### What the task requires
Would you set down all of the entries below exactly as they stand?

[[ Data for this task, beginning ]]

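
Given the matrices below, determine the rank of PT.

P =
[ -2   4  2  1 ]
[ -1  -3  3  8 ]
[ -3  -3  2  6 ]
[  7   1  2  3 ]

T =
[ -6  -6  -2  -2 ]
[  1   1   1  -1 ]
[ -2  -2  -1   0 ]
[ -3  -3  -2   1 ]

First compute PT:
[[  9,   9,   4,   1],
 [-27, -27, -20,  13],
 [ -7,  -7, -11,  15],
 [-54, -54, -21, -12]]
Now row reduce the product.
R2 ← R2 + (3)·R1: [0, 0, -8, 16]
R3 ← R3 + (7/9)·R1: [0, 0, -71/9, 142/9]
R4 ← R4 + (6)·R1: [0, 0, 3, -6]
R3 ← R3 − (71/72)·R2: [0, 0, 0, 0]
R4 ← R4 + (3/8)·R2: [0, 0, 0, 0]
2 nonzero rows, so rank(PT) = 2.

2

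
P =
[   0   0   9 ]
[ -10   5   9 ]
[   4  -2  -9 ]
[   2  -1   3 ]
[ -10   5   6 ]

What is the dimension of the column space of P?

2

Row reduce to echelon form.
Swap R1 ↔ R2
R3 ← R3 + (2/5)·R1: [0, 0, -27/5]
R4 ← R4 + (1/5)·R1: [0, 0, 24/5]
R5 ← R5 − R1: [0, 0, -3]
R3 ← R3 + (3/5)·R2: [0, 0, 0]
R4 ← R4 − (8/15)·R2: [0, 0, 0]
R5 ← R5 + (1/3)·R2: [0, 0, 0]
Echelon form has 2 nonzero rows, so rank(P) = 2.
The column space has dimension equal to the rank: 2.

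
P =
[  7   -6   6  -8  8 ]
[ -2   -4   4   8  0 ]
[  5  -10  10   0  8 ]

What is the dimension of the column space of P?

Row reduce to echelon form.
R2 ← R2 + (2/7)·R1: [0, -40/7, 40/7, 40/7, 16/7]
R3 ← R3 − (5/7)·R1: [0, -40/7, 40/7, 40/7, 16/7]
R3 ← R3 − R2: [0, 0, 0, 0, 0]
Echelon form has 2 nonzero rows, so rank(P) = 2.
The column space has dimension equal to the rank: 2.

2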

[[ Data for this task, end ]]

### Response
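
Given the matrices below, determine the rank of PT.

P =
[ -2   4  2  1 ]
[ -1  -3  3  8 ]
[ -3  -3  2  6 ]
[  7   1  2  3 ]

T =
[ -6  -6  -2  -2 ]
[  1   1   1  -1 ]
[ -2  -2  -1   0 ]
[ -3  -3  -2   1 ]

First compute PT:
[[  9,   9,   4,   1],
 [-27, -27, -20,  13],
 [ -7,  -7, -11,  15],
 [-54, -54, -21, -12]]
Now row reduce the product.
R2 ← R2 + (3)·R1: [0, 0, -8, 16]
R3 ← R3 + (7/9)·R1: [0, 0, -71/9, 142/9]
R4 ← R4 + (6)·R1: [0, 0, 3, -6]
R3 ← R3 − (71/72)·R2: [0, 0, 0, 0]
R4 ← R4 + (3/8)·R2: [0, 0, 0, 0]
2 nonzero rows, so rank(PT) = 2.

2

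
P =
[   0   0   9 ]
[ -10   5   9 ]
[   4  -2  -9 ]
[   2  -1   3 ]
[ -10   5   6 ]

What is the dimension of the column space of P?

2

Row reduce to echelon form.
Swap R1 ↔ R2
R3 ← R3 + (2/5)·R1: [0, 0, -27/5]
R4 ← R4 + (1/5)·R1: [0, 0, 24/5]
R5 ← R5 − R1: [0, 0, -3]
R3 ← R3 + (3/5)·R2: [0, 0, 0]
R4 ← R4 − (8/15)·R2: [0, 0, 0]
R5 ← R5 + (1/3)·R2: [0, 0, 0]
Echelon form has 2 nonzero rows, so rank(P) = 2.
The column space has dimension equal to the rank: 2.

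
P =
[  7   -6   6  -8  8 ]
[ -2   -4   4   8  0 ]
[  5  -10  10   0  8 ]

What is the dimension of the column space of P?

Row reduce to echelon form.
R2 ← R2 + (2/7)·R1: [0, -40/7, 40/7, 40/7, 16/7]
R3 ← R3 − (5/7)·R1: [0, -40/7, 40/7, 40/7, 16/7]
R3 ← R3 − R2: [0, 0, 0, 0, 0]
Echelon form has 2 nonzero rows, so rank(P) = 2.
The column space has dimension equal to the rank: 2.

2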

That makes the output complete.